Stored items:
···
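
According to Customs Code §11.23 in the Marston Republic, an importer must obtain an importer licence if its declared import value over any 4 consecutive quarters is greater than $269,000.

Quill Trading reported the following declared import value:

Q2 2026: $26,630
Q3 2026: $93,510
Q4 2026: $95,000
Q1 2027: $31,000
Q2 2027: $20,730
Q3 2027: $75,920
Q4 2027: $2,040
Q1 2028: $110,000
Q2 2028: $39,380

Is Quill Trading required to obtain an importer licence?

No

Q2 2026–Q1 2027: $26,630 + $93,510 + $95,000 + $31,000 = $246,140 (under)
Q3 2026–Q2 2027: $93,510 + $95,000 + $31,000 + $20,730 = $240,240 (under)
Q4 2026–Q3 2027: $95,000 + $31,000 + $20,730 + $75,920 = $222,650 (under)
Q1 2027–Q4 2027: $31,000 + $20,730 + $75,920 + $2,040 = $129,690 (under)
Q2 2027–Q1 2028: $20,730 + $75,920 + $2,040 + $110,000 = $208,690 (under)
Q3 2027–Q2 2028: $75,920 + $2,040 + $110,000 + $39,380 = $227,340 (under)
No window exceeds $269,000.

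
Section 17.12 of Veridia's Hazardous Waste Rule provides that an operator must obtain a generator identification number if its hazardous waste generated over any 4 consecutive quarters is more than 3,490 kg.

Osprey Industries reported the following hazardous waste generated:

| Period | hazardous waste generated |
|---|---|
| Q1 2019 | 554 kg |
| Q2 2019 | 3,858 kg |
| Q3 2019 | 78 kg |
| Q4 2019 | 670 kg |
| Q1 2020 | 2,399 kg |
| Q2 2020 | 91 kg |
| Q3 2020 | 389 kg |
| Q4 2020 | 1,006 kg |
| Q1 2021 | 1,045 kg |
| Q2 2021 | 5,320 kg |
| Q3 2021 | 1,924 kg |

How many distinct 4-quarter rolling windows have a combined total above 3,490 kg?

Q1 2019–Q4 2019: 554 kg + 3,858 kg + 78 kg + 670 kg = 5,160 kg (over)
Q2 2019–Q1 2020: 3,858 kg + 78 kg + 670 kg + 2,399 kg = 7,005 kg (over)
Q3 2019–Q2 2020: 78 kg + 670 kg + 2,399 kg + 91 kg = 3,238 kg (under)
Q4 2019–Q3 2020: 670 kg + 2,399 kg + 91 kg + 389 kg = 3,549 kg (over)
Q1 2020–Q4 2020: 2,399 kg + 91 kg + 389 kg + 1,006 kg = 3,885 kg (over)
Q2 2020–Q1 2021: 91 kg + 389 kg + 1,006 kg + 1,045 kg = 2,531 kg (under)
Q3 2020–Q2 2021: 389 kg + 1,006 kg + 1,045 kg + 5,320 kg = 7,760 kg (over)
Q4 2020–Q3 2021: 1,006 kg + 1,045 kg + 5,320 kg + 1,924 kg = 9,295 kg (over)
6 windows exceed the threshold.

6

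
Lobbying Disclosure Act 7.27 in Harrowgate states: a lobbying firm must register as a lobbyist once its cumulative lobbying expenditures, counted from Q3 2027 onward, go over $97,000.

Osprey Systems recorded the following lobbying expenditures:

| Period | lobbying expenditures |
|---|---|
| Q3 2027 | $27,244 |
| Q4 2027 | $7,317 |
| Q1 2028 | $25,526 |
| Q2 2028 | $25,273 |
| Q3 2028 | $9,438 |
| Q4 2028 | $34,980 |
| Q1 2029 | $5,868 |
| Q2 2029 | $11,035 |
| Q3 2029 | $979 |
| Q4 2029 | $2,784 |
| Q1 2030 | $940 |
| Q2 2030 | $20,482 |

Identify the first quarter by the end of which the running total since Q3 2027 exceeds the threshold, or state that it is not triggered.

Through Q3 2027: $27,244
Through Q4 2027: $34,561
Through Q1 2028: $60,087
Through Q2 2028: $85,360
Through Q3 2028: $94,798
Through Q4 2028: $129,778 ← exceeds threshold

Q4 2028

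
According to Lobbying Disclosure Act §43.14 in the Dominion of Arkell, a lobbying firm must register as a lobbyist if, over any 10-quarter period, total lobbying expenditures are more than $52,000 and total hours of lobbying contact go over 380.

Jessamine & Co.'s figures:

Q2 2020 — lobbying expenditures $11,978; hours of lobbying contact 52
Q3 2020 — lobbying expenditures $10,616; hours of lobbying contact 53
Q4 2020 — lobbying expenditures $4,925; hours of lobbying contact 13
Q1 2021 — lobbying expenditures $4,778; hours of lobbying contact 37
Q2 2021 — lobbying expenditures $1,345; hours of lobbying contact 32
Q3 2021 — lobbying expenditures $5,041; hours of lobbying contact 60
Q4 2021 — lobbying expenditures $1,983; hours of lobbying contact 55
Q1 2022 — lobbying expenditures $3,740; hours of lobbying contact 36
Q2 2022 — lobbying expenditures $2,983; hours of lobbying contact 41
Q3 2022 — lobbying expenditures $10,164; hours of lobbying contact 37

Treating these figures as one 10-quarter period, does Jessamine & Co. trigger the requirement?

Total lobbying expenditures: $11,978 + $10,616 + $4,925 + $4,778 + $1,345 + $5,041 + $1,983 + $3,740 + $2,983 + $10,164 = $57,553 (> $52,000).
Total hours of lobbying contact: 52 + 53 + 13 + 37 + 32 + 60 + 55 + 36 + 41 + 37 = 416 (> 380).
The test is 'and': both thresholds are exceeded.

Yes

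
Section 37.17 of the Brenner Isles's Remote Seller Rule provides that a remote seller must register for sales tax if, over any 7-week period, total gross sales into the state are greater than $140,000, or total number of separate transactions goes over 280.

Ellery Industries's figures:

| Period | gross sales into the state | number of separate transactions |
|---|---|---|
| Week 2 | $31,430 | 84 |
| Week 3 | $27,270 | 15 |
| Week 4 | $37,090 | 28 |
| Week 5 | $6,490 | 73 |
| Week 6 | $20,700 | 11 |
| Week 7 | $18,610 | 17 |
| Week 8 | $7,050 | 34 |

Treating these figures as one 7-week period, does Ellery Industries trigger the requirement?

Total gross sales into the state: $31,430 + $27,270 + $37,090 + $6,490 + $20,700 + $18,610 + $7,050 = $148,640 (> $140,000).
Total number of separate transactions: 84 + 15 + 28 + 73 + 11 + 17 + 34 = 262 (≤ 280).
The test is 'or': at least one threshold is exceeded.

Yes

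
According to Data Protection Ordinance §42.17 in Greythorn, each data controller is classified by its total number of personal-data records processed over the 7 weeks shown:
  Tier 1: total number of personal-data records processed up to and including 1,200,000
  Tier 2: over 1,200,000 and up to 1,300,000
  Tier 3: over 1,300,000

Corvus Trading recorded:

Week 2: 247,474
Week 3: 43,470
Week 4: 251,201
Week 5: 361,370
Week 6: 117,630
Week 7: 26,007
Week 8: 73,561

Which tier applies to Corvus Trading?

Total number of personal-data records processed: 247,474 + 43,470 + 251,201 + 361,370 + 117,630 + 26,007 + 73,561 = 1,120,713.
1,120,713 ≤ 1,200,000, so Tier 1 applies.

Tier 1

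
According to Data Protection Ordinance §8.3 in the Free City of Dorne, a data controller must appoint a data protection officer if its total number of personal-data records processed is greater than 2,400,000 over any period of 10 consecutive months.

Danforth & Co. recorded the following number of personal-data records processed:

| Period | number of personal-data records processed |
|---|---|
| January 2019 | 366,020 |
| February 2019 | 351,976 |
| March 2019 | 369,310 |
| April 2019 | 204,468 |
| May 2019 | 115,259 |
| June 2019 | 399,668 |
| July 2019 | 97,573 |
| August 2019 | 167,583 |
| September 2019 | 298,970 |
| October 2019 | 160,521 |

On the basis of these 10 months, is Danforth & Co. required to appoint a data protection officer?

Total number of personal-data records processed: 366,020 + 351,976 + 369,310 + 204,468 + 115,259 + 399,668 + 97,573 + 167,583 + 298,970 + 160,521 = 2,531,348.
2,531,348 > 2,400,000, so the threshold is exceeded.

Yes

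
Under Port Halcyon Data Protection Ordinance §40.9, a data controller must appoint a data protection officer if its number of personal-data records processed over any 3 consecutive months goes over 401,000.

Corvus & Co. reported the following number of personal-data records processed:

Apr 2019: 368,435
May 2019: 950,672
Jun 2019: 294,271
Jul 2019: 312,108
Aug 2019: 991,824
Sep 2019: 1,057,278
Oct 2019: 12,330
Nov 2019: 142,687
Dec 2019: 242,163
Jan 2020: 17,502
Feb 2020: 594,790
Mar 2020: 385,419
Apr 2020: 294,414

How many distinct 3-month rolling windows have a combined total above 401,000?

10

Apr 2019–Jun 2019: 368,435 + 950,672 + 294,271 = 1,613,378 (over)
May 2019–Jul 2019: 950,672 + 294,271 + 312,108 = 1,557,051 (over)
Jun 2019–Aug 2019: 294,271 + 312,108 + 991,824 = 1,598,203 (over)
Jul 2019–Sep 2019: 312,108 + 991,824 + 1,057,278 = 2,361,210 (over)
Aug 2019–Oct 2019: 991,824 + 1,057,278 + 12,330 = 2,061,432 (over)
Sep 2019–Nov 2019: 1,057,278 + 12,330 + 142,687 = 1,212,295 (over)
Oct 2019–Dec 2019: 12,330 + 142,687 + 242,163 = 397,180 (under)
Nov 2019–Jan 2020: 142,687 + 242,163 + 17,502 = 402,352 (over)
Dec 2019–Feb 2020: 242,163 + 17,502 + 594,790 = 854,455 (over)
Jan 2020–Mar 2020: 17,502 + 594,790 + 385,419 = 997,711 (over)
Feb 2020–Apr 2020: 594,790 + 385,419 + 294,414 = 1,274,623 (over)
10 windows exceed the threshold.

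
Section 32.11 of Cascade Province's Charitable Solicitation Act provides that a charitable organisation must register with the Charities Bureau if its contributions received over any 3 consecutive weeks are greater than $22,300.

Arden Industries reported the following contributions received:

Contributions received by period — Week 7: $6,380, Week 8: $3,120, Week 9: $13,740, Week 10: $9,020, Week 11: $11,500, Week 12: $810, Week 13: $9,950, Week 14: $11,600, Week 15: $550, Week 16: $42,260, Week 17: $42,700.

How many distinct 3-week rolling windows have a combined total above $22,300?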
···
> **Exercise aim**
Show the lines of the data that hold the word "According".

> **Your solution**
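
According to Customs Code §11.23 in the Marston Republic, an importer must obtain an importer licence if its declared import value over any 4 consecutive quarters is greater than $269,000.
According to Lobbying Disclosure Act §43.14 in the Dominion of Arkell, a lobbying firm must register as a lobbyist if, over any 10-quarter period, total lobbying expenditures are more than $52,000 and total hours of lobbying contact go over 380.
According to Data Protection Ordinance §42.17 in Greythorn, each data controller is classified by its total number of personal-data records processed over the 7 weeks shown:
According to Data Protection Ordinance §8.3 in the Free City of Dorne, a data controller must appoint a data protection officer if its total number of personal-data records processed is greater than 2,400,000 over any period of 10 consecutive months.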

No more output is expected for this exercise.